## [EXERCISE AIM]
Output must match the data below exactly from its first line through the line that contains "Fill rule: every", with no other line.

## [SOURCE MATERIAL]
'''
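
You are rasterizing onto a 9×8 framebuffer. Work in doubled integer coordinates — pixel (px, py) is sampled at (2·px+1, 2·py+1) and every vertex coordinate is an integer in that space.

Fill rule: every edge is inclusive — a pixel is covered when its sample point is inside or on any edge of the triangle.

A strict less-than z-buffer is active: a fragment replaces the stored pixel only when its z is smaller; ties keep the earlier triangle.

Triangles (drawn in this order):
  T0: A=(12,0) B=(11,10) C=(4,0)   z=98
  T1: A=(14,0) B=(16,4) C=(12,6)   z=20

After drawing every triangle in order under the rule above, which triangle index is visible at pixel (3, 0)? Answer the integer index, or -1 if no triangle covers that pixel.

T0:
  2·area = 80
  edge (12, 0)→(11, 10): d=(-1,10) inclusive
  edge (11, 10)→(4, 0): d=(-7,-10) inclusive
  edge (4, 0)→(12, 0): d=(8,0) inclusive
    (2,0)@(5, 1): e=[69,3,8] → #
    (3,0)@(7, 1): e=[49,23,8] → #
    (4,0)@(9, 1): e=[29,43,8] → #
    (5,0)@(11, 1): e=[9,63,8] → #
    (6,0)@(13, 1): e=[-11,83,8] → ·
    (2,1)@(5, 3): e=[67,-11,24] → ·
    (3,1)@(7, 3): e=[47,9,24] → #
    (6,1)@(13, 3): e=[-13,69,24] → ·
    (3,2)@(7, 5): e=[45,-5,40] → ·
    (4,2)@(9, 5): e=[25,15,40] → #
    (6,2)@(13, 5): e=[-15,55,40] → ·
    (4,3)@(9, 7): e=[23,1,56] → #
  covered (12 px):
    · · # # # # · · ·
    · · · # # # · · ·
    · · · · # # · · ·
    · · · · # # · · ·
    · · · · · # · · ·
    · · · · · · · · ·
    · · · · · · · · ·
    · · · · · · · · ·
T1:
  2·area = 20
  edge (14, 0)→(16, 4): d=(2,4) inclusive
  edge (16, 4)→(12, 6): d=(-4,2) inclusive
  edge (12, 6)→(14, 0): d=(2,-6) inclusive
    (6,1)@(13, 3): e=[10,10,0] → #  [on edge]
    (7,1)@(15, 3): e=[2,6,12] → #
    (8,1)@(17, 3): e=[-6,2,24] → ·
    (6,2)@(13, 5): e=[14,2,4] → #
    (7,2)@(15, 5): e=[6,-2,16] → ·
    (6,3)@(13, 7): e=[18,-6,8] → ·
    (5,4)@(11, 9): e=[30,-10,0] → ·  [on edge]
    (4,7)@(9, 15): e=[50,-30,0] → ·  [on edge]
  covered (3 px):
    · · · · · · · · ·
    · · · · · · # # ·
    · · · · · · # · ·
    · · · · · · · · ·
    · · · · · · · · ·
    · · · · · · · · ·
    · · · · · · · · ·
    · · · · · · · · ·

Z-buffer (winner per pixel, '.' = empty):
  . . 0 0 0 0 . . .
  . . . 0 0 0 1 1 .
  . . . . 0 0 1 . .
  . . . . 0 0 . . .
  . . . . . 0 . . .
  . . . . . . . . .
  . . . . . . . . .
  . . . . . . . . .

Result: 0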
'''
## [ANSWER BELOW]
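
You are rasterizing onto a 9×8 framebuffer. Work in doubled integer coordinates — pixel (px, py) is sampled at (2·px+1, 2·py+1) and every vertex coordinate is an integer in that space.

Fill rule: every edge is inclusive — a pixel is covered when its sample point is inside or on any edge of the triangle.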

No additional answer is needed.